■ **WHAT THE TASK ASKS**:
Using the listing below, show all lines that hold the word "affects".

★ ★ ★ ★

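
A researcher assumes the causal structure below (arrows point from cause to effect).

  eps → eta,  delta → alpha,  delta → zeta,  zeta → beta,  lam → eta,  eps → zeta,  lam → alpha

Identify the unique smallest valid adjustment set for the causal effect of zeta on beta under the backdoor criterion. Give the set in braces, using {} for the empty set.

{}

Variables eligible for adjustment (non-descendants of zeta, excluding zeta and beta): {alpha, delta, eps, eta, lam}.
Backdoor paths from zeta to beta:
  (none)
With no backdoor paths the empty set already satisfies the criterion, and it is trivially minimal.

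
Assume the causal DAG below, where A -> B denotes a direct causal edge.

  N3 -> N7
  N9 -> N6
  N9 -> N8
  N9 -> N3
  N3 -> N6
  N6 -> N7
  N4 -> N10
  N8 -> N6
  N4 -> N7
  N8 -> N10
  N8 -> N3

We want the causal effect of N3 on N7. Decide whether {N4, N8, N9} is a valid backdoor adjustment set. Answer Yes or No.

Backdoor paths from N3 to N7 (paths whose first edge points into N3):
  P1: N3 <- N9 -> N8 -> N10 <- N4 -> N7
  P2: N3 <- N9 -> N8 -> N6 -> N7
  P3: N3 <- N9 -> N6 <- N8 -> N10 <- N4 -> N7
  P4: N3 <- N9 -> N6 -> N7
  P5: N3 <- N8 <- N9 -> N6 -> N7
  P6: N3 <- N8 -> N10 <- N4 -> N7
  P7: N3 <- N8 -> N6 -> N7
Condition 1 (no descendant of N3 in the set): holds — descendants of N3 are {N6, N7}; none are in {N4, N8, N9}.
Condition 2 (every backdoor path blocked by {N4, N8, N9}):
  P1: blocked at fork node N9 ∈ conditioning set.
  P2: blocked at fork node N9 ∈ conditioning set.
  P3: blocked at fork node N9 ∈ conditioning set.
  P4: blocked at fork node N9 ∈ conditioning set.
  P5: blocked at chain node N8 ∈ conditioning set.
  P6: blocked at fork node N8 ∈ conditioning set.
  P7: blocked at fork node N8 ∈ conditioning set.
{N4, N8, N9} satisfies the backdoor criterion.

Yes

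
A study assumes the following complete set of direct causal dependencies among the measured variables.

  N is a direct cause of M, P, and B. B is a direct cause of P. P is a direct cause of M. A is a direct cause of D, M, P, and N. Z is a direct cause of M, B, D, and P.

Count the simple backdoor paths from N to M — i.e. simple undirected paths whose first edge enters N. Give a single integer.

7

A backdoor path from N to M is any simple undirected path whose first edge points into N (i.e. leaves N via a parent).
Parents of N: {A}.
Enumerating:
  P1: N <- A -> P <- Z -> M
  P2: N <- A -> P <- B <- Z -> M
  P3: N <- A -> P -> M
  P4: N <- A -> M
  P5: N <- A -> D <- Z -> B -> P -> M
  P6: N <- A -> D <- Z -> P -> M
  P7: N <- A -> D <- Z -> M
That exhausts the simple backdoor paths. Count: 7.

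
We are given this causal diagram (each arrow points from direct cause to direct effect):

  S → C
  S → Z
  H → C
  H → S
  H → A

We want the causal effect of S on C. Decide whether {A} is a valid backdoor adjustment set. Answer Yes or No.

No

Backdoor paths from S to C (paths whose first edge points into S):
  P1: S <- H -> C
Condition 1 (no descendant of S in the set): holds — descendants of S are {C, Z}; none are in {A}.
Condition 2 (every backdoor path blocked by {A}):
  P1: open — no interior node is in the conditioning set.
{A} does not satisfy the backdoor criterion.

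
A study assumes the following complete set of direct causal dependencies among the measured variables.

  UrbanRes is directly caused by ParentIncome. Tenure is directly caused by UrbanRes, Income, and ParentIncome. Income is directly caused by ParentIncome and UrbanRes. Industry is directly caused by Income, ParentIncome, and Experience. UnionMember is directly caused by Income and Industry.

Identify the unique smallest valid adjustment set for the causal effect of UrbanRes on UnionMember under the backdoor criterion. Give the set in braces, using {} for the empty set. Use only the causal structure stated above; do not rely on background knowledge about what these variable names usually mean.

{ParentIncome}

Variables eligible for adjustment (non-descendants of UrbanRes, excluding UrbanRes and UnionMember): {Experience, ParentIncome}.
Backdoor paths from UrbanRes to UnionMember:
  P1: UrbanRes <- ParentIncome -> Income -> Industry -> UnionMember
  P2: UrbanRes <- ParentIncome -> Income -> UnionMember
  P3: UrbanRes <- ParentIncome -> Industry <- Income -> UnionMember
  P4: UrbanRes <- ParentIncome -> Industry -> UnionMember
  P5: UrbanRes <- ParentIncome -> Tenure <- Income -> Industry -> UnionMember
  P6: UrbanRes <- ParentIncome -> Tenure <- Income -> UnionMember
The empty set is not sufficient: P1 (UrbanRes <- ParentIncome -> Income -> Industry -> UnionMember) has no collider blocking it and no conditioned non-collider, so it is open.
Try {ParentIncome}:
  P1: blocked at fork node ParentIncome ∈ conditioning set.
  P2: blocked at fork node ParentIncome ∈ conditioning set.
  P3: blocked at fork node ParentIncome ∈ conditioning set.
  P4: blocked at fork node ParentIncome ∈ conditioning set.
  P5: blocked at fork node ParentIncome ∈ conditioning set.
  P6: blocked at fork node ParentIncome ∈ conditioning set.
{ParentIncome} contains no descendant of UrbanRes and blocks every backdoor path.
No other singleton works — e.g. {Experience} leaves P1 open — so {ParentIncome} is the unique smallest valid adjustment set.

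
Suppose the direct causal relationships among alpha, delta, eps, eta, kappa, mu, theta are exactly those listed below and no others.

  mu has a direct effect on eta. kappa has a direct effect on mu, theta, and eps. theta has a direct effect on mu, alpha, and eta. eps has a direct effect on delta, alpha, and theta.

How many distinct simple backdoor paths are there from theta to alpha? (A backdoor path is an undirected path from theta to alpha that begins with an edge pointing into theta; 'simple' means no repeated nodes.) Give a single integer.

A backdoor path from theta to alpha is any simple undirected path whose first edge points into theta (i.e. leaves theta via a parent).
Parents of theta: {eps, kappa}.
Enumerating:
  P1: theta <- kappa -> eps -> alpha
  P2: theta <- eps -> alpha
That exhausts the simple backdoor paths. Count: 2.

2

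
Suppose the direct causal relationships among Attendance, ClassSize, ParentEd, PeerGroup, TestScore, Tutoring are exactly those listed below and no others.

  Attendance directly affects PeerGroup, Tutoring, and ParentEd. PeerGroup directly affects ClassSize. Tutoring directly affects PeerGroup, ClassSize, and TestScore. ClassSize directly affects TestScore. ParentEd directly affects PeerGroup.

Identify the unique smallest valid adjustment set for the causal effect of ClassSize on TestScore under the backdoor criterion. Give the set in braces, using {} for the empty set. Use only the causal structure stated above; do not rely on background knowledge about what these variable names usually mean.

Variables eligible for adjustment (non-descendants of ClassSize, excluding ClassSize and TestScore): {Attendance, ParentEd, PeerGroup, Tutoring}.
Backdoor paths from ClassSize to TestScore:
  P1: ClassSize <- Tutoring -> TestScore
  P2: ClassSize <- PeerGroup <- Attendance -> Tutoring -> TestScore
  P3: ClassSize <- PeerGroup <- Tutoring -> TestScore
  P4: ClassSize <- PeerGroup <- ParentEd <- Attendance -> Tutoring -> TestScore
The empty set is not sufficient: P1 (ClassSize <- Tutoring -> TestScore) has no collider blocking it and no conditioned non-collider, so it is open.
Try {Tutoring}:
  P1: blocked at fork node Tutoring ∈ conditioning set.
  P2: blocked at chain node Tutoring ∈ conditioning set.
  P3: blocked at fork node Tutoring ∈ conditioning set.
  P4: blocked at chain node Tutoring ∈ conditioning set.
{Tutoring} contains no descendant of ClassSize and blocks every backdoor path.
No other singleton works — e.g. {Attendance} leaves P1 open — so {Tutoring} is the unique smallest valid adjustment set.

{Tutoring}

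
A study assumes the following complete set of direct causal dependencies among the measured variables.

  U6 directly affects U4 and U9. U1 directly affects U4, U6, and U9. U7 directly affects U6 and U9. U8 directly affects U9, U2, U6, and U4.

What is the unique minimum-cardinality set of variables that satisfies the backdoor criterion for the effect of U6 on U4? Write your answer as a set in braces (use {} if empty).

Variables eligible for adjustment (non-descendants of U6, excluding U6 and U4): {U1, U2, U7, U8}.
Backdoor paths from U6 to U4:
  P1: U6 <- U7 -> U9 <- U8 -> U4
  P2: U6 <- U7 -> U9 <- U1 -> U4
  P3: U6 <- U8 -> U9 <- U1 -> U4
  P4: U6 <- U8 -> U4
  P5: U6 <- U1 -> U9 <- U8 -> U4
  P6: U6 <- U1 -> U4
The empty set is not sufficient: P4 (U6 <- U8 -> U4) has no collider blocking it and no conditioned non-collider, so it is open.
Try {U1, U8}:
  P1: blocked at collider U9 (neither it nor any descendant is in the conditioning set).
  P2: blocked at collider U9 (neither it nor any descendant is in the conditioning set).
  P3: blocked at fork node U8 ∈ conditioning set.
  P4: blocked at fork node U8 ∈ conditioning set.
  P5: blocked at fork node U1 ∈ conditioning set.
  P6: blocked at fork node U1 ∈ conditioning set.
{U1, U8} contains no descendant of U6 and blocks every backdoor path.
Every element of {U1, U8} is needed (dropping U1 leaves P6 open; dropping U8 leaves P4 open), so no proper subset is valid.
Among all size-2 subsets of the eligible variables, only {U1, U8} blocks every backdoor path, so it is the unique smallest valid adjustment set.

{U1, U8}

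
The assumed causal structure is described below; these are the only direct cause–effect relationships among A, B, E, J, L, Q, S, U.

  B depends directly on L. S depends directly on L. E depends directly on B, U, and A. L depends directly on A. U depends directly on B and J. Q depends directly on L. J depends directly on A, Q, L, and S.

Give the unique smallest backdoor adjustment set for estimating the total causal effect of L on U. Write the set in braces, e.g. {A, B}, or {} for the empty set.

Variables eligible for adjustment (non-descendants of L, excluding L and U): {A}.
Backdoor paths from L to U:
  P1: L <- A -> J -> U
  P2: L <- A -> E <- B -> U
  P3: L <- A -> E <- U
The empty set is not sufficient: P1 (L <- A -> J -> U) has no collider blocking it and no conditioned non-collider, so it is open.
Try {A}:
  P1: blocked at fork node A ∈ conditioning set.
  P2: blocked at fork node A ∈ conditioning set.
  P3: blocked at fork node A ∈ conditioning set.
{A} contains no descendant of L and blocks every backdoor path.
{A} is the unique smallest valid adjustment set.

{A}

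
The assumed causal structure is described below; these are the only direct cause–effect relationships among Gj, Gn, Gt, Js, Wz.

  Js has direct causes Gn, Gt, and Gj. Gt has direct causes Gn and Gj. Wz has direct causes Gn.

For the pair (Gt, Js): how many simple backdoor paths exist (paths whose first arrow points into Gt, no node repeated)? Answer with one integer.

2

A backdoor path from Gt to Js is any simple undirected path whose first edge points into Gt (i.e. leaves Gt via a parent).
Parents of Gt: {Gj, Gn}.
Enumerating:
  P1: Gt <- Gn -> Js
  P2: Gt <- Gj -> Js
That exhausts the simple backdoor paths. Count: 2.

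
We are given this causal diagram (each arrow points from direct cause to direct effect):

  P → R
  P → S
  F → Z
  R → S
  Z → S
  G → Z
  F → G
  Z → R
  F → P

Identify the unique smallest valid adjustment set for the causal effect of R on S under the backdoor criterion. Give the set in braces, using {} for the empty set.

Variables eligible for adjustment (non-descendants of R, excluding R and S): {F, G, P, Z}.
Backdoor paths from R to S:
  P1: R <- P <- F -> G -> Z -> S
  P2: R <- P <- F -> Z -> S
  P3: R <- P -> S
  P4: R <- Z <- F -> P -> S
  P5: R <- Z <- G <- F -> P -> S
  P6: R <- Z -> S
The empty set is not sufficient: P1 (R <- P <- F -> G -> Z -> S) has no collider blocking it and no conditioned non-collider, so it is open.
Try {P, Z}:
  P1: blocked at chain node P ∈ conditioning set.
  P2: blocked at chain node P ∈ conditioning set.
  P3: blocked at fork node P ∈ conditioning set.
  P4: blocked at chain node Z ∈ conditioning set.
  P5: blocked at chain node Z ∈ conditioning set.
  P6: blocked at fork node Z ∈ conditioning set.
{P, Z} contains no descendant of R and blocks every backdoor path.
Every element of {P, Z} is needed (dropping P leaves P3 open; dropping Z leaves P6 open), so no proper subset is valid.
Among all size-2 subsets of the eligible variables, only {P, Z} blocks every backdoor path, so it is the unique smallest valid adjustment set.

{P, Z}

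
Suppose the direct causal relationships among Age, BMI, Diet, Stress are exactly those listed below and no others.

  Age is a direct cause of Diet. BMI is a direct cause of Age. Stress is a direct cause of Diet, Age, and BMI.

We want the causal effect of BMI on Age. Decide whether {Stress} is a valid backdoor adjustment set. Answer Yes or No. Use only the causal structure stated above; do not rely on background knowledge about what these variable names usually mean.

Backdoor paths from BMI to Age (paths whose first edge points into BMI):
  P1: BMI <- Stress -> Age
  P2: BMI <- Stress -> Diet <- Age
Condition 1 (no descendant of BMI in the set): holds — descendants of BMI are {Age, Diet}; none are in {Stress}.
Condition 2 (every backdoor path blocked by {Stress}):
  P1: blocked at fork node Stress ∈ conditioning set.
  P2: blocked at fork node Stress ∈ conditioning set.
{Stress} satisfies the backdoor criterion.

Yes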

★ ★ ★ ★

■ **RESPONSE TO THE EXERCISE**:
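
  Attendance directly affects PeerGroup, Tutoring, and ParentEd. PeerGroup directly affects ClassSize. Tutoring directly affects PeerGroup, ClassSize, and TestScore. ClassSize directly affects TestScore. ParentEd directly affects PeerGroup.
  U6 directly affects U4 and U9. U1 directly affects U4, U6, and U9. U7 directly affects U6 and U9. U8 directly affects U9, U2, U6, and U4.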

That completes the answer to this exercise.